[Opening DATA FOR REVIEW section]

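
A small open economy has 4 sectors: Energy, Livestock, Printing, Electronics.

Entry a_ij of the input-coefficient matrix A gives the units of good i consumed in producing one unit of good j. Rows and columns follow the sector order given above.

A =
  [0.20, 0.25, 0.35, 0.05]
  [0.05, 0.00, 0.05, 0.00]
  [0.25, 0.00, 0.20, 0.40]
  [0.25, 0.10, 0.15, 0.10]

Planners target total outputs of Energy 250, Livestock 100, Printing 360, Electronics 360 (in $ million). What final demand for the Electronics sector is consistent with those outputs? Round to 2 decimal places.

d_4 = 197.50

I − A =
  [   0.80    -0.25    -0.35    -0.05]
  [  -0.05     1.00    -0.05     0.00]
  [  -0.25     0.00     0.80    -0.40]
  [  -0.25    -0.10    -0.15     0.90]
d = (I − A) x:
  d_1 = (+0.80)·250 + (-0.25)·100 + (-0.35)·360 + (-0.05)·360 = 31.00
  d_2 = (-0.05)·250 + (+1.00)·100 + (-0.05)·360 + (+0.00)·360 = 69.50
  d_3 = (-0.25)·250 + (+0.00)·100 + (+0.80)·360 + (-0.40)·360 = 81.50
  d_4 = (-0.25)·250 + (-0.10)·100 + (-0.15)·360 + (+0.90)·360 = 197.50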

[Closing DATA FOR REVIEW section]
[Opening DATA FOR REVIEW section]

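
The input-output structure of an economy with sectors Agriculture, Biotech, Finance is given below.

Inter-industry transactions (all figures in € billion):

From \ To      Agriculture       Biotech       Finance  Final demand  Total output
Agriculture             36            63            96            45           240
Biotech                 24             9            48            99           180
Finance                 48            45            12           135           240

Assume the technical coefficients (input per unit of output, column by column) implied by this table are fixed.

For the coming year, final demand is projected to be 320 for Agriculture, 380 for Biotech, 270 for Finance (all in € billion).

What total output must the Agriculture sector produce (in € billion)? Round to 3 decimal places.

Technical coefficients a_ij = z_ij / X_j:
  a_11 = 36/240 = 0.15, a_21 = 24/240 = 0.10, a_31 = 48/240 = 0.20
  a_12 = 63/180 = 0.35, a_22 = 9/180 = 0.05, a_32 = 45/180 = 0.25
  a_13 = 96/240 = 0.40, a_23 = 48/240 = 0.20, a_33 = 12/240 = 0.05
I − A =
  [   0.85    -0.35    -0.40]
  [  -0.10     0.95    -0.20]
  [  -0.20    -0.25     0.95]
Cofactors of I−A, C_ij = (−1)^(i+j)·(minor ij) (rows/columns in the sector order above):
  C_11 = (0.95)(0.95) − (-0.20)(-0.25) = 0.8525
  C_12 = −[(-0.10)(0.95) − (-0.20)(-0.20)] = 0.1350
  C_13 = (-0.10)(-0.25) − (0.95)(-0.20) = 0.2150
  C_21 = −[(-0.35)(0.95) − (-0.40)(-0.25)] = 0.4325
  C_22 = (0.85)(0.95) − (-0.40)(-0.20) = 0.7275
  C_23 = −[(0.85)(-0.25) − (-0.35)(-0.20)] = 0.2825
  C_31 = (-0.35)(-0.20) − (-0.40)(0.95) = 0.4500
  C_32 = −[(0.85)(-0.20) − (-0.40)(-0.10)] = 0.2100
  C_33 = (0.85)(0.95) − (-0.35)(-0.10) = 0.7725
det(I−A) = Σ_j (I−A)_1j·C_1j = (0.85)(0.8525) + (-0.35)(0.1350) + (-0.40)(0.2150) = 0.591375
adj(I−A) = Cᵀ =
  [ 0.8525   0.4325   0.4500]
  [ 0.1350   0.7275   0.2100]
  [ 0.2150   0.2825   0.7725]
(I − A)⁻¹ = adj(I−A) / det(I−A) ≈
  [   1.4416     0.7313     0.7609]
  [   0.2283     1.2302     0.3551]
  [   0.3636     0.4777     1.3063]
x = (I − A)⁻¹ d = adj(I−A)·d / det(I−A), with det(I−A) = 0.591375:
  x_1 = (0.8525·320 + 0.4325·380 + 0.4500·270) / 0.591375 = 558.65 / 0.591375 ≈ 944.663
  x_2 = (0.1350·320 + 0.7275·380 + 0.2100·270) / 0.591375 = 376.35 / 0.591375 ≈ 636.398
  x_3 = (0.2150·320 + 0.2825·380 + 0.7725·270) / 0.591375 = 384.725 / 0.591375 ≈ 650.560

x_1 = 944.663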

[Closing DATA FOR REVIEW section]
[Opening DATA FOR REVIEW section]

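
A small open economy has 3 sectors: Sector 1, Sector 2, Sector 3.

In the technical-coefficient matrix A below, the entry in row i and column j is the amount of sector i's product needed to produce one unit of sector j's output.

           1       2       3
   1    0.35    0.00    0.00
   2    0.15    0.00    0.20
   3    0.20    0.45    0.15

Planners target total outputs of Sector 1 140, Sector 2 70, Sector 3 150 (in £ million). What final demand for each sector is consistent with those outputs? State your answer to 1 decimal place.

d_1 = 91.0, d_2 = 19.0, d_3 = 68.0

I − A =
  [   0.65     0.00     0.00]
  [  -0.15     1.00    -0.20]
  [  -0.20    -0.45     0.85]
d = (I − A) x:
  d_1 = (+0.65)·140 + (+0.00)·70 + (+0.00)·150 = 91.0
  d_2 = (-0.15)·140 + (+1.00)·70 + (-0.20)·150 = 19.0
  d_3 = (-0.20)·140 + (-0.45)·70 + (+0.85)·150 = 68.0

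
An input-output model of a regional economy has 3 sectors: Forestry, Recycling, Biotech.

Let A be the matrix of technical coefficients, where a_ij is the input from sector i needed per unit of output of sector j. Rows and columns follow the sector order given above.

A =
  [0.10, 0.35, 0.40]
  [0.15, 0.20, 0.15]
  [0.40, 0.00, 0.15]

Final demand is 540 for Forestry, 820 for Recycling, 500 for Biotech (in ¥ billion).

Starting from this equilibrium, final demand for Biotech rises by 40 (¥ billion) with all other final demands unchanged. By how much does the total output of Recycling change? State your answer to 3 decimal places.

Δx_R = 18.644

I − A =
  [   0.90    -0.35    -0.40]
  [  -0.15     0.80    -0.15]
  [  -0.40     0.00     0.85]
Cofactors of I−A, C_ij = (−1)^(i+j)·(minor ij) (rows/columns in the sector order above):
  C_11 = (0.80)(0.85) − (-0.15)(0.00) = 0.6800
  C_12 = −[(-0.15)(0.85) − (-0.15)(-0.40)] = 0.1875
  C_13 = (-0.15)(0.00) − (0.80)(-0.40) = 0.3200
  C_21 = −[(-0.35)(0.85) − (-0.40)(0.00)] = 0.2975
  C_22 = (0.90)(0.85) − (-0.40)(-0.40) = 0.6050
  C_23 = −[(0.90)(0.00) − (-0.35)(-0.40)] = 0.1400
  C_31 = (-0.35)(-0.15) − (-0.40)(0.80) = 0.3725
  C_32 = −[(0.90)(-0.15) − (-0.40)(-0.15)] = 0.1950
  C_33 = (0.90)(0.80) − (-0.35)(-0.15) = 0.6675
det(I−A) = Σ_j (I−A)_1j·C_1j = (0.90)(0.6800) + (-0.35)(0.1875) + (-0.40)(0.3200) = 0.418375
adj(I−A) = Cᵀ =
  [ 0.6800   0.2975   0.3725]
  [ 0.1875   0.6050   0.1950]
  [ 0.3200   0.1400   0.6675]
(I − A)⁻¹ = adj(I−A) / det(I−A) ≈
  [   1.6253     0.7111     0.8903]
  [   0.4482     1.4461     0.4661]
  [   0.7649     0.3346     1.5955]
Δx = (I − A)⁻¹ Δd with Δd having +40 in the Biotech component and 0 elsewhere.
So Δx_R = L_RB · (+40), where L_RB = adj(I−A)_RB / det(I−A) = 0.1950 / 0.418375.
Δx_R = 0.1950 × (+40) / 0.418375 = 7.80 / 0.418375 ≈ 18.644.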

[Closing DATA FOR REVIEW section]

WORK ITEM
For the word "needed", go through the records and show each line that carries it.

SOLUTION FOR THIS TASK
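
In the technical-coefficient matrix A below, the entry in row i and column j is the amount of sector i's product needed to produce one unit of sector j's output.
Let A be the matrix of technical coefficients, where a_ij is the input from sector i needed per unit of output of sector j. Rows and columns follow the sector order given above.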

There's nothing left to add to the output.